[REQUIREMENT]:
Take the data and return it in full. Change nothing.

(Stored items)
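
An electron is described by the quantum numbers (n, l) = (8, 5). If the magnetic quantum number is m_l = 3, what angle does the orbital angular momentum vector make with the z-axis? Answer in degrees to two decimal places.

θ ≈ 56.79°

|L| = ℏ√(l(l+1)) = √30 ℏ.
L_z = m_l ℏ = 3ℏ.
cos θ = L_z/|L| = 3/√30, so θ ≈ 56.79°.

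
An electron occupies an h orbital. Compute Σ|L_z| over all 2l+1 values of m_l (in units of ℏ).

The letter h corresponds to l = 5.
m_l ∈ {-5, -4, -3, -2, -1, 0, 1, 2, 3, 4, 5}.
Σ|m_l| = l(l+1) = 30.

Σ|L_z| = 30 ℏ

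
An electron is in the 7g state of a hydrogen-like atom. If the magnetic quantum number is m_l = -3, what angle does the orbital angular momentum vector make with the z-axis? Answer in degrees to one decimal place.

The 7g subshell has l = 4.
|L|² = l(l+1)ℏ² = 20ℏ², so |L| = 2√5 ℏ.
L_z = m_l ℏ = −3ℏ.
cos θ = L_z/|L| = -3/√20, so θ ≈ 132.1°.

θ ≈ 132.1°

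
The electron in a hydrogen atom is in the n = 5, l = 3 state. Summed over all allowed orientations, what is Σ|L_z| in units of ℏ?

Σ|L_z| = 12 ℏ

m_l ∈ {-3, -2, -1, 0, 1, 2, 3}.
Σ|m_l| = l(l+1) = 12.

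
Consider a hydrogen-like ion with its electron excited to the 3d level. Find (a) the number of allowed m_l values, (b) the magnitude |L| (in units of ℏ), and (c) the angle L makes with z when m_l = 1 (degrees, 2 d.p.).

The 3d level has l = 2.
There are 2l+1 = 5 values of m_l.
|L| = ℏ√(2·3) = √6 ℏ ≈ 2.449ℏ.
For m_l = 1: cos θ = 1/√6, θ ≈ 65.91°.

5 values; |L| = √6 ℏ ≈ 2.449ℏ; θ(m_l=1) ≈ 65.91°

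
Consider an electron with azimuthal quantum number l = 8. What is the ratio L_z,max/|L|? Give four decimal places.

|L| = 6√2 ℏ ≈ 8.4853ℏ, while L_z,max = lℏ = 8ℏ.
L_z,max/|L| = 8/√72 = 0.9428.

L_z,max/|L| = 0.9428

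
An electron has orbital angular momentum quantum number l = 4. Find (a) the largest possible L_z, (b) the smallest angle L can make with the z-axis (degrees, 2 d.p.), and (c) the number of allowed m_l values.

L_z,max = lℏ = 4ℏ.
cos θ_min = 4/√20, so θ_min ≈ 26.57°.
There are 2l+1 = 9 values of m_l.

L_z,max = 4ℏ; θ_min ≈ 26.57°; 9 values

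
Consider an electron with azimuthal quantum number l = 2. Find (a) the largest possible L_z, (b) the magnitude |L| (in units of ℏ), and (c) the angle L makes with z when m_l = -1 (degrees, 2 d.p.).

L_z,max = lℏ = 2ℏ.
|L| = ℏ√(2·3) = √6 ℏ ≈ 2.449ℏ.
For m_l = -1: cos θ = -1/√6, θ ≈ 114.09°.

L_z,max = 2ℏ; |L| = √6 ℏ ≈ 2.449ℏ; θ(m_l=-1) ≈ 114.09°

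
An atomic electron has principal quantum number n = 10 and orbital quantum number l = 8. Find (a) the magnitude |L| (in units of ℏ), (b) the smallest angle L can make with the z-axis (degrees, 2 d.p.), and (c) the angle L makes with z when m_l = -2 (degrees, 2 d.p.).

|L| = ℏ√(8·9) = 6√2 ℏ ≈ 8.485ℏ.
cos θ_min = 8/√72, so θ_min ≈ 19.47°.
For m_l = -2: cos θ = -2/√72, θ ≈ 103.63°.

|L| = 6√2 ℏ ≈ 8.485ℏ; θ_min ≈ 19.47°; θ(m_l=-2) ≈ 103.63°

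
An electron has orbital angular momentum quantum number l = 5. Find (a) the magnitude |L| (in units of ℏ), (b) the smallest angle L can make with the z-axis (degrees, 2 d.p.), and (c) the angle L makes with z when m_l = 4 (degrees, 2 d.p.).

|L| = √30 ℏ ≈ 5.477ℏ; θ_min ≈ 24.09°; θ(m_l=4) ≈ 43.09°

|L| = ℏ√(5·6) = √30 ℏ ≈ 5.477ℏ.
cos θ_min = 5/√30, so θ_min ≈ 24.09°.
For m_l = 4: cos θ = 4/√30, θ ≈ 43.09°.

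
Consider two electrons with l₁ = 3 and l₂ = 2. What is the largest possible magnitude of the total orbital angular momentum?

The total orbital quantum number L ranges from |l₁ − l₂| to l₁ + l₂ in integer steps.
Allowed values: L = 1, 2, 3, 4, 5.
The largest magnitude corresponds to L = 5: |L_tot| = ℏ√(5·6) = √30 ℏ.

|L_tot|_max = √30 ℏ ≈ 5.477ℏ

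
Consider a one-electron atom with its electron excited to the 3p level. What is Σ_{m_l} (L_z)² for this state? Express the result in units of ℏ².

The 3p level has l = 1.
m_l ∈ {-1, 0, 1}.
Summing m² from −1 to 1: Σ m_l² = 2.

Σ(L_z)² = 2 ℏ²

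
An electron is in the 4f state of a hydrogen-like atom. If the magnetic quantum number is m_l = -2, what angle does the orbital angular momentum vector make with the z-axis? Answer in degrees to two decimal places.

θ ≈ 125.26°

4f means n = 4, l = 3.
|L| = ℏ√(l(l+1)) = 2√3 ℏ.
L_z = m_l ℏ = −2ℏ.
cos θ = L_z/|L| = -2/√12, so θ ≈ 125.26°.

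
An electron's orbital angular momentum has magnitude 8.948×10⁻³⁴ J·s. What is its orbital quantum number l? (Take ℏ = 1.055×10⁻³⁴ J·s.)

In units of ℏ, |L| ≈ 8.482.
Set l(l+1) = 71.94; the integer solution is l = 8.

l = 8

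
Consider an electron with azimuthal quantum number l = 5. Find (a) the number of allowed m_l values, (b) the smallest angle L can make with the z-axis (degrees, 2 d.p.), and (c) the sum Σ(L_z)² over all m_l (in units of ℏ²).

There are 2l+1 = 11 values of m_l.
cos θ_min = 5/√30, so θ_min ≈ 24.09°.
Σ m_l² = 110, so Σ(L_z)² = 110 ℏ².

11 values; θ_min ≈ 24.09°; Σ(L_z)² = 110 ℏ²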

[COMPLETED TASK]:
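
An electron is described by the quantum numbers (n, l) = (8, 5). If the magnetic quantum number is m_l = 3, what angle does the orbital angular momentum vector make with the z-axis? Answer in degrees to two decimal places.

θ ≈ 56.79°

|L| = ℏ√(l(l+1)) = √30 ℏ.
L_z = m_l ℏ = 3ℏ.
cos θ = L_z/|L| = 3/√30, so θ ≈ 56.79°.

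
An electron occupies an h orbital. Compute Σ|L_z| over all 2l+1 values of m_l (in units of ℏ).

The letter h corresponds to l = 5.
m_l ∈ {-5, -4, -3, -2, -1, 0, 1, 2, 3, 4, 5}.
Σ|m_l| = l(l+1) = 30.

Σ|L_z| = 30 ℏ

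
An electron is in the 7g state of a hydrogen-like atom. If the magnetic quantum number is m_l = -3, what angle does the orbital angular momentum vector make with the z-axis? Answer in degrees to one decimal place.

The 7g subshell has l = 4.
|L|² = l(l+1)ℏ² = 20ℏ², so |L| = 2√5 ℏ.
L_z = m_l ℏ = −3ℏ.
cos θ = L_z/|L| = -3/√20, so θ ≈ 132.1°.

θ ≈ 132.1°

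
The electron in a hydrogen atom is in the n = 5, l = 3 state. Summed over all allowed orientations, what is Σ|L_z| in units of ℏ?

Σ|L_z| = 12 ℏ

m_l ∈ {-3, -2, -1, 0, 1, 2, 3}.
Σ|m_l| = l(l+1) = 12.

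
Consider a hydrogen-like ion with its electron excited to the 3d level. Find (a) the number of allowed m_l values, (b) the magnitude |L| (in units of ℏ), and (c) the angle L makes with z when m_l = 1 (degrees, 2 d.p.).

The 3d level has l = 2.
There are 2l+1 = 5 values of m_l.
|L| = ℏ√(2·3) = √6 ℏ ≈ 2.449ℏ.
For m_l = 1: cos θ = 1/√6, θ ≈ 65.91°.

5 values; |L| = √6 ℏ ≈ 2.449ℏ; θ(m_l=1) ≈ 65.91°

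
Consider an electron with azimuthal quantum number l = 8. What is the ratio L_z,max/|L|? Give four decimal places.

|L| = 6√2 ℏ ≈ 8.4853ℏ, while L_z,max = lℏ = 8ℏ.
L_z,max/|L| = 8/√72 = 0.9428.

L_z,max/|L| = 0.9428

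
An electron has orbital angular momentum quantum number l = 4. Find (a) the largest possible L_z, (b) the smallest angle L can make with the z-axis (degrees, 2 d.p.), and (c) the number of allowed m_l values.

L_z,max = lℏ = 4ℏ.
cos θ_min = 4/√20, so θ_min ≈ 26.57°.
There are 2l+1 = 9 values of m_l.

L_z,max = 4ℏ; θ_min ≈ 26.57°; 9 values

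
Consider an electron with azimuthal quantum number l = 2. Find (a) the largest possible L_z, (b) the magnitude |L| (in units of ℏ), and (c) the angle L makes with z when m_l = -1 (degrees, 2 d.p.).

L_z,max = lℏ = 2ℏ.
|L| = ℏ√(2·3) = √6 ℏ ≈ 2.449ℏ.
For m_l = -1: cos θ = -1/√6, θ ≈ 114.09°.

L_z,max = 2ℏ; |L| = √6 ℏ ≈ 2.449ℏ; θ(m_l=-1) ≈ 114.09°

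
An atomic electron has principal quantum number n = 10 and orbital quantum number l = 8. Find (a) the magnitude |L| (in units of ℏ), (b) the smallest angle L can make with the z-axis (degrees, 2 d.p.), and (c) the angle L makes with z when m_l = -2 (degrees, 2 d.p.).

|L| = ℏ√(8·9) = 6√2 ℏ ≈ 8.485ℏ.
cos θ_min = 8/√72, so θ_min ≈ 19.47°.
For m_l = -2: cos θ = -2/√72, θ ≈ 103.63°.

|L| = 6√2 ℏ ≈ 8.485ℏ; θ_min ≈ 19.47°; θ(m_l=-2) ≈ 103.63°

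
An electron has orbital angular momentum quantum number l = 5. Find (a) the magnitude |L| (in units of ℏ), (b) the smallest angle L can make with the z-axis (degrees, 2 d.p.), and (c) the angle L makes with z when m_l = 4 (degrees, 2 d.p.).

|L| = √30 ℏ ≈ 5.477ℏ; θ_min ≈ 24.09°; θ(m_l=4) ≈ 43.09°

|L| = ℏ√(5·6) = √30 ℏ ≈ 5.477ℏ.
cos θ_min = 5/√30, so θ_min ≈ 24.09°.
For m_l = 4: cos θ = 4/√30, θ ≈ 43.09°.

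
Consider two electrons with l₁ = 3 and l₂ = 2. What is the largest possible magnitude of the total orbital angular momentum?

The total orbital quantum number L ranges from |l₁ − l₂| to l₁ + l₂ in integer steps.
Allowed values: L = 1, 2, 3, 4, 5.
The largest magnitude corresponds to L = 5: |L_tot| = ℏ√(5·6) = √30 ℏ.

|L_tot|_max = √30 ℏ ≈ 5.477ℏ

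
Consider a one-electron atom with its electron excited to the 3p level. What is Σ_{m_l} (L_z)² for this state? Express the result in units of ℏ².

The 3p level has l = 1.
m_l ∈ {-1, 0, 1}.
Summing m² from −1 to 1: Σ m_l² = 2.

Σ(L_z)² = 2 ℏ²

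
An electron is in the 4f state of a hydrogen-like atom. If the magnetic quantum number is m_l = -2, what angle does the orbital angular momentum vector make with the z-axis? Answer in degrees to two decimal places.

θ ≈ 125.26°

4f means n = 4, l = 3.
|L| = ℏ√(l(l+1)) = 2√3 ℏ.
L_z = m_l ℏ = −2ℏ.
cos θ = L_z/|L| = -2/√12, so θ ≈ 125.26°.

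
An electron's orbital angular momentum has magnitude 8.948×10⁻³⁴ J·s. What is its orbital quantum number l? (Take ℏ = 1.055×10⁻³⁴ J·s.)

In units of ℏ, |L| ≈ 8.482.
Set l(l+1) = 71.94; the integer solution is l = 8.

l = 8

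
Consider an electron with azimuthal quantum number l = 5. Find (a) the number of allowed m_l values, (b) the smallest angle L can make with the z-axis (degrees, 2 d.p.), and (c) the sum Σ(L_z)² over all m_l (in units of ℏ²).

There are 2l+1 = 11 values of m_l.
cos θ_min = 5/√30, so θ_min ≈ 24.09°.
Σ m_l² = 110, so Σ(L_z)² = 110 ℏ².

11 values; θ_min ≈ 24.09°; Σ(L_z)² = 110 ℏ²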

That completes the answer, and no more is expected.